Work instruction ::
Repeat the entire listing exactly.

+++

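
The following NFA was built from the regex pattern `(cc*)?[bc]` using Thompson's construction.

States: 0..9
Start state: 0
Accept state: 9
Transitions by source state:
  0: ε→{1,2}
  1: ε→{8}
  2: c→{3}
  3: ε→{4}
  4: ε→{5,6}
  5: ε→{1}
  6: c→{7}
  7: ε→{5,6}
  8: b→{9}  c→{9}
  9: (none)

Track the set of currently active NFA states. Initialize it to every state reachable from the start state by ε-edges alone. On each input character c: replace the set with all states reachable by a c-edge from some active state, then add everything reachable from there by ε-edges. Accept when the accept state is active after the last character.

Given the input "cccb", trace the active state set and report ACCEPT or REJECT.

Answer: ACCEPT

Trace:
initial (ε-close {0}): {0,1,2,8}
'c' @ 1: {1,3,4,5,6,8,9}  (accept∈set)
'c' @ 2: {1,5,6,7,8,9}  (accept∈set)
'c' @ 3: {1,5,6,7,8,9}  (accept∈set)
'b' @ 4: {9}  (accept∈set)
final: {9}; accept 9 in set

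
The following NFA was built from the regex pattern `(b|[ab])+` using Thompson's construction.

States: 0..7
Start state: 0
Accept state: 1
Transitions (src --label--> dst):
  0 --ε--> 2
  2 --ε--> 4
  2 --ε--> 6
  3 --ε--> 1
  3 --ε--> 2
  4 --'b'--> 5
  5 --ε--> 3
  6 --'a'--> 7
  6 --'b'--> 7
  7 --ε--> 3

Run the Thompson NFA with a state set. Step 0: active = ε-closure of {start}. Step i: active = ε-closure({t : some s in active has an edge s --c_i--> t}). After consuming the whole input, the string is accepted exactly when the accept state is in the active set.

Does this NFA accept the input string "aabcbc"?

Answer: REJECT

Trace:
start: ε-closure({0}) = {0,2,4,6}
'a' @ 1: {1,2,3,4,6,7}  [accepting]
'a' @ 2: {1,2,3,4,6,7}  [accepting]
'b' @ 3: {1,2,3,4,5,6,7}  [accepting]
'c' @ 4: {}  — state set empty
rest 'bc' ignored (set empty)
end set {} — state 1 not in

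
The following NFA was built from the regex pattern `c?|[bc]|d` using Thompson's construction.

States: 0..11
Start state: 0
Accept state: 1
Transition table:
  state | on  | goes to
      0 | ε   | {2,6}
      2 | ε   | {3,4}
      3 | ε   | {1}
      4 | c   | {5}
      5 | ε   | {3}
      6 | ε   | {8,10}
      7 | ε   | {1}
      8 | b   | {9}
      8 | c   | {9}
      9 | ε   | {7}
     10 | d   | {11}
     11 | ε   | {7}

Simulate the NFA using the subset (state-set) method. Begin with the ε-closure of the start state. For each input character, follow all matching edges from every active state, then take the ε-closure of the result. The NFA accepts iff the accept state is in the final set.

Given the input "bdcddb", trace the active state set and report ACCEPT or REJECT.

S₀ = ε-closure({0}) = {0,1,2,3,4,6,8,10}
'b' @ 1: {1,7,9}  (accept∈set)
'd' @ 2: {}  — state set empty
rest 'cddb' ignored (set empty)
end set {} — state 1 not in

Answer: REJECT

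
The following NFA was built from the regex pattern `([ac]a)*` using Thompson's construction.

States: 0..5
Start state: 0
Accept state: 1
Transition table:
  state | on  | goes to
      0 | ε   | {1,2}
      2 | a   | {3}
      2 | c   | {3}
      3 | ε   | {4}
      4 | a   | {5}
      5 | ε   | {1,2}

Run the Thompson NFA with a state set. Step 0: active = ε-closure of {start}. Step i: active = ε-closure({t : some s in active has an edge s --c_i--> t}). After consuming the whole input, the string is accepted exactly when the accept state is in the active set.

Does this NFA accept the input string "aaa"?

S₀ = ε-closure({0}) = {0,1,2}
'a' @ 1: {3,4}
'a' @ 2: {1,2,5}  (accept∈set)
'a' @ 3: {3,4}
end set {3,4} — state 1 not in

Answer: REJECT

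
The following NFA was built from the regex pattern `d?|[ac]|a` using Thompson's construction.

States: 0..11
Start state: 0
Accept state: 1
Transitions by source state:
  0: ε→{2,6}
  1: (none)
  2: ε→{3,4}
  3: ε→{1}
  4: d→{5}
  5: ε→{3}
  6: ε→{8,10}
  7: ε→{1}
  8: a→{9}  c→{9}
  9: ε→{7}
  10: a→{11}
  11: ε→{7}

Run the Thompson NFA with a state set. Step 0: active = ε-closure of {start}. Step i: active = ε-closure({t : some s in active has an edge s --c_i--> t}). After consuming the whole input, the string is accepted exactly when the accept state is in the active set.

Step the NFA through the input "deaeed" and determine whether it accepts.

S₀ = ε-closure({0}) = {0,1,2,3,4,6,8,10}
'd' @ 1: {1,3,5}  [accepting]
'e' @ 2: {}  — dead — no transitions
rest 'aeed' ignored (set empty)
final: {}; accept 1 not in set

Answer: REJECT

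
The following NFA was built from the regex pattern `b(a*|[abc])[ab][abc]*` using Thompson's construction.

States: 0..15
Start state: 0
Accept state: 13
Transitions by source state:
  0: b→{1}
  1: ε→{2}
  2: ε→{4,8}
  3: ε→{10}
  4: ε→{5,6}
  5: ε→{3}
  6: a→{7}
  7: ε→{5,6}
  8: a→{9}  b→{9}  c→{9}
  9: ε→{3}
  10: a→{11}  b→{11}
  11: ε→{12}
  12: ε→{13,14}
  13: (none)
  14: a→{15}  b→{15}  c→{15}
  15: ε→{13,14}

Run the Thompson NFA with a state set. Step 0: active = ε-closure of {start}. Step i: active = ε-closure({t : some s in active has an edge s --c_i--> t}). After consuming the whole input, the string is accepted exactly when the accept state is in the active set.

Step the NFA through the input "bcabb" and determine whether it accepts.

Answer: ACCEPT

Steps:
start: ε-closure({0}) = {0}
'b' @ 1: {1,2,3,4,5,6,8,10}
'c' @ 2: {3,9,10}
'a' @ 3: {11,12,13,14}  (accept∈set)
'b' @ 4: {13,14,15}  (accept∈set)
'b' @ 5: {13,14,15}  (accept∈set)
final: {13,14,15}; accept 13 in set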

+++

Answer section ::
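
The following NFA was built from the regex pattern `(cc*)?[bc]` using Thompson's construction.

States: 0..9
Start state: 0
Accept state: 9
Transitions by source state:
  0: ε→{1,2}
  1: ε→{8}
  2: c→{3}
  3: ε→{4}
  4: ε→{5,6}
  5: ε→{1}
  6: c→{7}
  7: ε→{5,6}
  8: b→{9}  c→{9}
  9: (none)

Track the set of currently active NFA states. Initialize it to every state reachable from the start state by ε-edges alone. On each input character c: replace the set with all states reachable by a c-edge from some active state, then add everything reachable from there by ε-edges. Accept when the accept state is active after the last character.

Given the input "cccb", trace the active state set and report ACCEPT or REJECT.

Answer: ACCEPT

Trace:
initial (ε-close {0}): {0,1,2,8}
'c' @ 1: {1,3,4,5,6,8,9}  (accept∈set)
'c' @ 2: {1,5,6,7,8,9}  (accept∈set)
'c' @ 3: {1,5,6,7,8,9}  (accept∈set)
'b' @ 4: {9}  (accept∈set)
final: {9}; accept 9 in set

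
The following NFA was built from the regex pattern `(b|[ab])+` using Thompson's construction.

States: 0..7
Start state: 0
Accept state: 1
Transitions (src --label--> dst):
  0 --ε--> 2
  2 --ε--> 4
  2 --ε--> 6
  3 --ε--> 1
  3 --ε--> 2
  4 --'b'--> 5
  5 --ε--> 3
  6 --'a'--> 7
  6 --'b'--> 7
  7 --ε--> 3

Run the Thompson NFA with a state set. Step 0: active = ε-closure of {start}. Step i: active = ε-closure({t : some s in active has an edge s --c_i--> t}). After consuming the whole input, the string is accepted exactly when the accept state is in the active set.

Does this NFA accept the input string "aabcbc"?

Answer: REJECT

Trace:
start: ε-closure({0}) = {0,2,4,6}
'a' @ 1: {1,2,3,4,6,7}  [accepting]
'a' @ 2: {1,2,3,4,6,7}  [accepting]
'b' @ 3: {1,2,3,4,5,6,7}  [accepting]
'c' @ 4: {}  — state set empty
rest 'bc' ignored (set empty)
end set {} — state 1 not in

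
The following NFA was built from the regex pattern `c?|[bc]|d` using Thompson's construction.

States: 0..11
Start state: 0
Accept state: 1
Transition table:
  state | on  | goes to
      0 | ε   | {2,6}
      2 | ε   | {3,4}
      3 | ε   | {1}
      4 | c   | {5}
      5 | ε   | {3}
      6 | ε   | {8,10}
      7 | ε   | {1}
      8 | b   | {9}
      8 | c   | {9}
      9 | ε   | {7}
     10 | d   | {11}
     11 | ε   | {7}

Simulate the NFA using the subset (state-set) method. Begin with the ε-closure of the start state. For each input character, follow all matching edges from every active state, then take the ε-closure of the result. The NFA accepts iff the accept state is in the final set.

Given the input "bdcddb", trace the active state set and report ACCEPT or REJECT.

S₀ = ε-closure({0}) = {0,1,2,3,4,6,8,10}
'b' @ 1: {1,7,9}  (accept∈set)
'd' @ 2: {}  — state set empty
rest 'cddb' ignored (set empty)
end set {} — state 1 not in

Answer: REJECT

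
The following NFA was built from the regex pattern `([ac]a)*` using Thompson's construction.

States: 0..5
Start state: 0
Accept state: 1
Transition table:
  state | on  | goes to
      0 | ε   | {1,2}
      2 | a   | {3}
      2 | c   | {3}
      3 | ε   | {4}
      4 | a   | {5}
      5 | ε   | {1,2}

Run the Thompson NFA with a state set. Step 0: active = ε-closure of {start}. Step i: active = ε-closure({t : some s in active has an edge s --c_i--> t}). After consuming the whole input, the string is accepted exactly when the accept state is in the active set.

Does this NFA accept the input string "aaa"?

S₀ = ε-closure({0}) = {0,1,2}
'a' @ 1: {3,4}
'a' @ 2: {1,2,5}  (accept∈set)
'a' @ 3: {3,4}
end set {3,4} — state 1 not in

Answer: REJECT

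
The following NFA was built from the regex pattern `d?|[ac]|a` using Thompson's construction.

States: 0..11
Start state: 0
Accept state: 1
Transitions by source state:
  0: ε→{2,6}
  1: (none)
  2: ε→{3,4}
  3: ε→{1}
  4: d→{5}
  5: ε→{3}
  6: ε→{8,10}
  7: ε→{1}
  8: a→{9}  c→{9}
  9: ε→{7}
  10: a→{11}
  11: ε→{7}

Run the Thompson NFA with a state set. Step 0: active = ε-closure of {start}. Step i: active = ε-closure({t : some s in active has an edge s --c_i--> t}). After consuming the whole input, the string is accepted exactly when the accept state is in the active set.

Step the NFA through the input "deaeed" and determine whether it accepts.

S₀ = ε-closure({0}) = {0,1,2,3,4,6,8,10}
'd' @ 1: {1,3,5}  [accepting]
'e' @ 2: {}  — dead — no transitions
rest 'aeed' ignored (set empty)
final: {}; accept 1 not in set

Answer: REJECT

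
The following NFA was built from the regex pattern `b(a*|[abc])[ab][abc]*` using Thompson's construction.

States: 0..15
Start state: 0
Accept state: 13
Transitions by source state:
  0: b→{1}
  1: ε→{2}
  2: ε→{4,8}
  3: ε→{10}
  4: ε→{5,6}
  5: ε→{3}
  6: a→{7}
  7: ε→{5,6}
  8: a→{9}  b→{9}  c→{9}
  9: ε→{3}
  10: a→{11}  b→{11}
  11: ε→{12}
  12: ε→{13,14}
  13: (none)
  14: a→{15}  b→{15}  c→{15}
  15: ε→{13,14}

Run the Thompson NFA with a state set. Step 0: active = ε-closure of {start}. Step i: active = ε-closure({t : some s in active has an edge s --c_i--> t}). After consuming the whole input, the string is accepted exactly when the accept state is in the active set.

Step the NFA through the input "bcabb" and determine whether it accepts.

Answer: ACCEPT

Steps:
start: ε-closure({0}) = {0}
'b' @ 1: {1,2,3,4,5,6,8,10}
'c' @ 2: {3,9,10}
'a' @ 3: {11,12,13,14}  (accept∈set)
'b' @ 4: {13,14,15}  (accept∈set)
'b' @ 5: {13,14,15}  (accept∈set)
final: {13,14,15}; accept 13 in set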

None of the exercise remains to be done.